═══ Given data ═══

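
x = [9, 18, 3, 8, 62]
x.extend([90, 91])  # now [9, 18, 3, 8, 62, 90, 91]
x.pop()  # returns 91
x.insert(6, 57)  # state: [9, 18, 3, 8, 62, 90, 57]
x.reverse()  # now [57, 90, 62, 8, 3, 18, 9]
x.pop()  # 9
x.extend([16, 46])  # [57, 90, 62, 8, 3, 18, 16, 46]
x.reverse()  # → [46, 16, 18, 3, 8, 62, 90, 57]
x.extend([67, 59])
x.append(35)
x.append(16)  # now [46, 16, 18, 3, 8, 62, 90, 57, 67, 59, 35, 16]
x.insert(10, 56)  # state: [46, 16, 18, 3, 8, 62, 90, 57, 67, 59, 56, 35, 16]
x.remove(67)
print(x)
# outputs [46, 16, 18, 3, 8, 62, 90, 57, 59, 56, 35, 16]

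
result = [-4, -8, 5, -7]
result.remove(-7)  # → [-4, -8, 5]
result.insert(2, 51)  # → [-4, -8, 51, 5]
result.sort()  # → [-8, -4, 5, 51]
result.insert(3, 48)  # [-8, -4, 5, 48, 51]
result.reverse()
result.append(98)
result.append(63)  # [51, 48, 5, -4, -8, 98, 63]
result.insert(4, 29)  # [51, 48, 5, -4, 29, -8, 98, 63]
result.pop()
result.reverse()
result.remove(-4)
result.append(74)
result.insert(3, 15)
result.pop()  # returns 74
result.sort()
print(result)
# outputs [-8, 5, 15, 29, 48, 51, 98]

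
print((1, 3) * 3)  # (1, 3, 1, 3, 1, 3)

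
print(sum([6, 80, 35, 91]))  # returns 212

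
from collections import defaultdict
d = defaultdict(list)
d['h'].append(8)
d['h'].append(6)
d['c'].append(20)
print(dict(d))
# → {'h': [8, 6], 'c': [20]}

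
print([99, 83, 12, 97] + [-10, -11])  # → [99, 83, 12, 97, -10, -11]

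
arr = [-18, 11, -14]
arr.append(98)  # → [-18, 11, -14, 98]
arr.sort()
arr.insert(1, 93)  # [-18, 93, -14, 11, 98]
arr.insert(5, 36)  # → [-18, 93, -14, 11, 98, 36]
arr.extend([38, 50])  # [-18, 93, -14, 11, 98, 36, 38, 50]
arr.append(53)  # [-18, 93, -14, 11, 98, 36, 38, 50, 53]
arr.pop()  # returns 53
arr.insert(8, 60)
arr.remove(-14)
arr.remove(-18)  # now [93, 11, 98, 36, 38, 50, 60]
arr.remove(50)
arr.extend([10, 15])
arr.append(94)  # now [93, 11, 98, 36, 38, 60, 10, 15, 94]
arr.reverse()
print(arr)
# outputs [94, 15, 10, 60, 38, 36, 98, 11, 93]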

═══

* _Assigned task_
Would you reproduce the entire listing, keeping every line as it is?

* _Answer below_
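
x = [9, 18, 3, 8, 62]
x.extend([90, 91])  # now [9, 18, 3, 8, 62, 90, 91]
x.pop()  # returns 91
x.insert(6, 57)  # state: [9, 18, 3, 8, 62, 90, 57]
x.reverse()  # now [57, 90, 62, 8, 3, 18, 9]
x.pop()  # 9
x.extend([16, 46])  # [57, 90, 62, 8, 3, 18, 16, 46]
x.reverse()  # → [46, 16, 18, 3, 8, 62, 90, 57]
x.extend([67, 59])
x.append(35)
x.append(16)  # now [46, 16, 18, 3, 8, 62, 90, 57, 67, 59, 35, 16]
x.insert(10, 56)  # state: [46, 16, 18, 3, 8, 62, 90, 57, 67, 59, 56, 35, 16]
x.remove(67)
print(x)
# outputs [46, 16, 18, 3, 8, 62, 90, 57, 59, 56, 35, 16]

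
result = [-4, -8, 5, -7]
result.remove(-7)  # → [-4, -8, 5]
result.insert(2, 51)  # → [-4, -8, 51, 5]
result.sort()  # → [-8, -4, 5, 51]
result.insert(3, 48)  # [-8, -4, 5, 48, 51]
result.reverse()
result.append(98)
result.append(63)  # [51, 48, 5, -4, -8, 98, 63]
result.insert(4, 29)  # [51, 48, 5, -4, 29, -8, 98, 63]
result.pop()
result.reverse()
result.remove(-4)
result.append(74)
result.insert(3, 15)
result.pop()  # returns 74
result.sort()
print(result)
# outputs [-8, 5, 15, 29, 48, 51, 98]

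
print((1, 3) * 3)  # (1, 3, 1, 3, 1, 3)

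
print(sum([6, 80, 35, 91]))  # returns 212

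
from collections import defaultdict
d = defaultdict(list)
d['h'].append(8)
d['h'].append(6)
d['c'].append(20)
print(dict(d))
# → {'h': [8, 6], 'c': [20]}

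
print([99, 83, 12, 97] + [-10, -11])  # → [99, 83, 12, 97, -10, -11]

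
arr = [-18, 11, -14]
arr.append(98)  # → [-18, 11, -14, 98]
arr.sort()
arr.insert(1, 93)  # [-18, 93, -14, 11, 98]
arr.insert(5, 36)  # → [-18, 93, -14, 11, 98, 36]
arr.extend([38, 50])  # [-18, 93, -14, 11, 98, 36, 38, 50]
arr.append(53)  # [-18, 93, -14, 11, 98, 36, 38, 50, 53]
arr.pop()  # returns 53
arr.insert(8, 60)
arr.remove(-14)
arr.remove(-18)  # now [93, 11, 98, 36, 38, 50, 60]
arr.remove(50)
arr.extend([10, 15])
arr.append(94)  # now [93, 11, 98, 36, 38, 60, 10, 15, 94]
arr.reverse()
print(arr)
# outputs [94, 15, 10, 60, 38, 36, 98, 11, 93]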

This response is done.